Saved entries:

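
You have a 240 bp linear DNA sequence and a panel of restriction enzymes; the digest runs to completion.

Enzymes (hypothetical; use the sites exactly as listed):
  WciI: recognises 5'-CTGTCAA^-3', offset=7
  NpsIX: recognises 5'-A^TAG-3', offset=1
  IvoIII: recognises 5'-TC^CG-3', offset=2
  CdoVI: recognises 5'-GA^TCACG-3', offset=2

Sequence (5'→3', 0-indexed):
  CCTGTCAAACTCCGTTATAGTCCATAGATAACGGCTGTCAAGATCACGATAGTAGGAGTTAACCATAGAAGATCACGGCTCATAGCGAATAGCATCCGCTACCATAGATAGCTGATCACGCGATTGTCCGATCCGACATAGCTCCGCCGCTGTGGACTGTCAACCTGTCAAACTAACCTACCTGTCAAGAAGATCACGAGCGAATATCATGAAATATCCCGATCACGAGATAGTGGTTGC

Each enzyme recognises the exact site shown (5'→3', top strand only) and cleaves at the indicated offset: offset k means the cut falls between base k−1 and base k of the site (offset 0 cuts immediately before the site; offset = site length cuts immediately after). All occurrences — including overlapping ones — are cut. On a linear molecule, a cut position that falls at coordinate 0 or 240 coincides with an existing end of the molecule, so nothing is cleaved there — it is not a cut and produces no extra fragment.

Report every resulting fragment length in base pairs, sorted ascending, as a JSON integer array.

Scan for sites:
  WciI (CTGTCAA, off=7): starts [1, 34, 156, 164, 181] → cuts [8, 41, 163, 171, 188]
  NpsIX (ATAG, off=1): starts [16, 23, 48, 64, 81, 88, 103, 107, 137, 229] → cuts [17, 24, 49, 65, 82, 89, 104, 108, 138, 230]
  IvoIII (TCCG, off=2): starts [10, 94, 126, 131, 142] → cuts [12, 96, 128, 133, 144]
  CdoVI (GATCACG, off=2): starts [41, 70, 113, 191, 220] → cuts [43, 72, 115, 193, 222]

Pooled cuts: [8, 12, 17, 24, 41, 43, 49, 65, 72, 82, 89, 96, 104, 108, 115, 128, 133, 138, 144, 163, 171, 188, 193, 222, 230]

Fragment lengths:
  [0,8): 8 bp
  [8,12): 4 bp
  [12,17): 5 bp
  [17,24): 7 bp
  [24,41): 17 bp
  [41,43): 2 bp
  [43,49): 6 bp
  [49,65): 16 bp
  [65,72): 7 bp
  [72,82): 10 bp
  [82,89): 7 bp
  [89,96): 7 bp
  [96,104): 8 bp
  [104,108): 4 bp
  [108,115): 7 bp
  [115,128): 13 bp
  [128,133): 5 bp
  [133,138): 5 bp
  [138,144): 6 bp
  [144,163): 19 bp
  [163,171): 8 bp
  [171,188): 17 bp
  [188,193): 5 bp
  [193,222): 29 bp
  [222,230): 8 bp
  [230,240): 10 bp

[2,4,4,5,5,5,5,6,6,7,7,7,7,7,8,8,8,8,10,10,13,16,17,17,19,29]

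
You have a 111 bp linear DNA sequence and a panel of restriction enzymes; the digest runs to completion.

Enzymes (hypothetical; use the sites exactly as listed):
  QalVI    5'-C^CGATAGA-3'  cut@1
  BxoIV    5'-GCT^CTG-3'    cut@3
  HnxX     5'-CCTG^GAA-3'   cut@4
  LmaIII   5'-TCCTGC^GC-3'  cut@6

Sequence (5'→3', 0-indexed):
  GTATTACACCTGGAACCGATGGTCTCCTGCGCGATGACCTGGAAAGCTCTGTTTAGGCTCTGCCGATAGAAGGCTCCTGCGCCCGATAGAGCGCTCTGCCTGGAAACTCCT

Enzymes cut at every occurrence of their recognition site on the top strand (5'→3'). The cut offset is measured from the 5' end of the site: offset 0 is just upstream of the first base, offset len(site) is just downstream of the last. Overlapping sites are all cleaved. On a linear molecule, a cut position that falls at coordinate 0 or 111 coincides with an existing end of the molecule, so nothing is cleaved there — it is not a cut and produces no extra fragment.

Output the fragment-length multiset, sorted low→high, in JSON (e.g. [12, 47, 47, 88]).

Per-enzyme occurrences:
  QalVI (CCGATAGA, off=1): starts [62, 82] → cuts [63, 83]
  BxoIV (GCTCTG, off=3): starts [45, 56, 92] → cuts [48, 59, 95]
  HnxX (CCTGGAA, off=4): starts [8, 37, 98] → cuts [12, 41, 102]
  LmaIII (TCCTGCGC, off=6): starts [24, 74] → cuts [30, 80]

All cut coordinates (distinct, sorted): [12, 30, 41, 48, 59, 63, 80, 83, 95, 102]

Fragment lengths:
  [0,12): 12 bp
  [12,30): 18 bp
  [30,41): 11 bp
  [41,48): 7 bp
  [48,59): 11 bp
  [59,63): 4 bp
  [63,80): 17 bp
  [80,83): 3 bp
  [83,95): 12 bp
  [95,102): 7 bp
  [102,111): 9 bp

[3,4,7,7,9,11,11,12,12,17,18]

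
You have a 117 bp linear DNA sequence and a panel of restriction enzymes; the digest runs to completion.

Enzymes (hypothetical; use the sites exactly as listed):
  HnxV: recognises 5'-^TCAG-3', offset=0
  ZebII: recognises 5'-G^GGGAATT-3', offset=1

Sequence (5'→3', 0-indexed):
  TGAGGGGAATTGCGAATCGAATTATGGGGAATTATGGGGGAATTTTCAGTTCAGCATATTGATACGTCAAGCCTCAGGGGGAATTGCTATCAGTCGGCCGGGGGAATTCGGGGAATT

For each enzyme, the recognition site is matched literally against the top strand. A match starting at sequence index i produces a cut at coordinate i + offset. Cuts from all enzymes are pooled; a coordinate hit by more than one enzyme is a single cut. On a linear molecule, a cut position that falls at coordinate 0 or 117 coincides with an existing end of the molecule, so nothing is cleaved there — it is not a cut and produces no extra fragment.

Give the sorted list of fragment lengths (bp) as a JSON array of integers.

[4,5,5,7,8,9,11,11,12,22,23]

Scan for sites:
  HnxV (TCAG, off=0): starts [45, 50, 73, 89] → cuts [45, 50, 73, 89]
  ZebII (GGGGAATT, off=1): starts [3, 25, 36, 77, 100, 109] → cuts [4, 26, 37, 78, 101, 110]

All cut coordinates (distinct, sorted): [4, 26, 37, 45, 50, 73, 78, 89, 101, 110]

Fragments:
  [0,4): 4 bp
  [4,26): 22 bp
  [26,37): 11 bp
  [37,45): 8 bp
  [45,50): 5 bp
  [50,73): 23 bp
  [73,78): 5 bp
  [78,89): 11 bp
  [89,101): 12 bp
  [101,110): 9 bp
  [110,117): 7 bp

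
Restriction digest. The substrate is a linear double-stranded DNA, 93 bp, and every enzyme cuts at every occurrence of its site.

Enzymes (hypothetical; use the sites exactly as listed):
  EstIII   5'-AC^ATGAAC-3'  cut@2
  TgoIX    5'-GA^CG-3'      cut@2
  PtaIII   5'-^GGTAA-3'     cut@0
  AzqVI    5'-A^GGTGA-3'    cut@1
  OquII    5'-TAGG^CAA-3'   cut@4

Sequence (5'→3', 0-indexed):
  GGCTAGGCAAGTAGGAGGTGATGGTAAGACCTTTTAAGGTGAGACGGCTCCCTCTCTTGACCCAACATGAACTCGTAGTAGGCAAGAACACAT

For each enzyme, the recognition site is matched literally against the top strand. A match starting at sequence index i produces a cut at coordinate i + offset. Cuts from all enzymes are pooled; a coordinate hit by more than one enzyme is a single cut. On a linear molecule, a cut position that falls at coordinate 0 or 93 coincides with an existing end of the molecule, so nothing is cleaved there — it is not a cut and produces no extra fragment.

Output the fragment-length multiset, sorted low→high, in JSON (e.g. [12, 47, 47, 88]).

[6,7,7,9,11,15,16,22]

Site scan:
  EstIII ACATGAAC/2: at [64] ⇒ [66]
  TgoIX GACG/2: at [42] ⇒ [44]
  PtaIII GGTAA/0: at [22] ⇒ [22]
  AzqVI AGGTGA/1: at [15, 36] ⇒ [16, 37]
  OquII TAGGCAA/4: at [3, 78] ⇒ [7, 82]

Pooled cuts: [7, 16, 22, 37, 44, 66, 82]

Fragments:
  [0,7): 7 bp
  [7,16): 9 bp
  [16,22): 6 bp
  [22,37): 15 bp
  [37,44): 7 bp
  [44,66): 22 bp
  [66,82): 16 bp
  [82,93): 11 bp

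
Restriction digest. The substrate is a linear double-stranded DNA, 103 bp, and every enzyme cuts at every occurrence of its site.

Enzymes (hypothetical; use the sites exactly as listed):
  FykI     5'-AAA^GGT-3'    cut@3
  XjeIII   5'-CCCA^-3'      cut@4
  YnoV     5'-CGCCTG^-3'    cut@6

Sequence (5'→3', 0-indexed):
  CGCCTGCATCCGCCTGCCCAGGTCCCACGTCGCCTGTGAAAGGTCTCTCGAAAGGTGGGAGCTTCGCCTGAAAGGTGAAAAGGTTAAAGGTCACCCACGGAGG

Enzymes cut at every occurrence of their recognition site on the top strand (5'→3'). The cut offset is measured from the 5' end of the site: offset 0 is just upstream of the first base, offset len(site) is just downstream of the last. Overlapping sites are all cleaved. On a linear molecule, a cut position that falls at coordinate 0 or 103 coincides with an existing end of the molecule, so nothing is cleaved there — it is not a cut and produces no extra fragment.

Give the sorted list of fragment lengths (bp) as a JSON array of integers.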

## Your assignment
Please transcribe exactly the lines above from the line that has "WciI: recognises 5'-CTGTCAA^-3', offset=7" up to and including the line that has "Each enzyme recognises"; no other line belongs in the answer.

## Answer
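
  WciI: recognises 5'-CTGTCAA^-3', offset=7
  NpsIX: recognises 5'-A^TAG-3', offset=1
  IvoIII: recognises 5'-TC^CG-3', offset=2
  CdoVI: recognises 5'-GA^TCACG-3', offset=2

Sequence (5'→3', 0-indexed):
  CCTGTCAAACTCCGTTATAGTCCATAGATAACGGCTGTCAAGATCACGATAGTAGGAGTTAACCATAGAAGATCACGGCTCATAGCGAATAGCATCCGCTACCATAGATAGCTGATCACGCGATTGTCCGATCCGACATAGCTCCGCCGCTGTGGACTGTCAACCTGTCAAACTAACCTACCTGTCAAGAAGATCACGAGCGAATATCATGAAATATCCCGATCACGAGATAGTGGTTGC

Each enzyme recognises the exact site shown (5'→3', top strand only) and cleaves at the indicated offset: offset k means the cut falls between base k−1 and base k of the site (offset 0 cuts immediately before the site; offset = site length cuts immediately after). All occurrences — including overlapping ones — are cut. On a linear molecule, a cut position that falls at coordinate 0 or 240 coincides with an existing end of the molecule, so nothing is cleaved there — it is not a cut and produces no extra fragment.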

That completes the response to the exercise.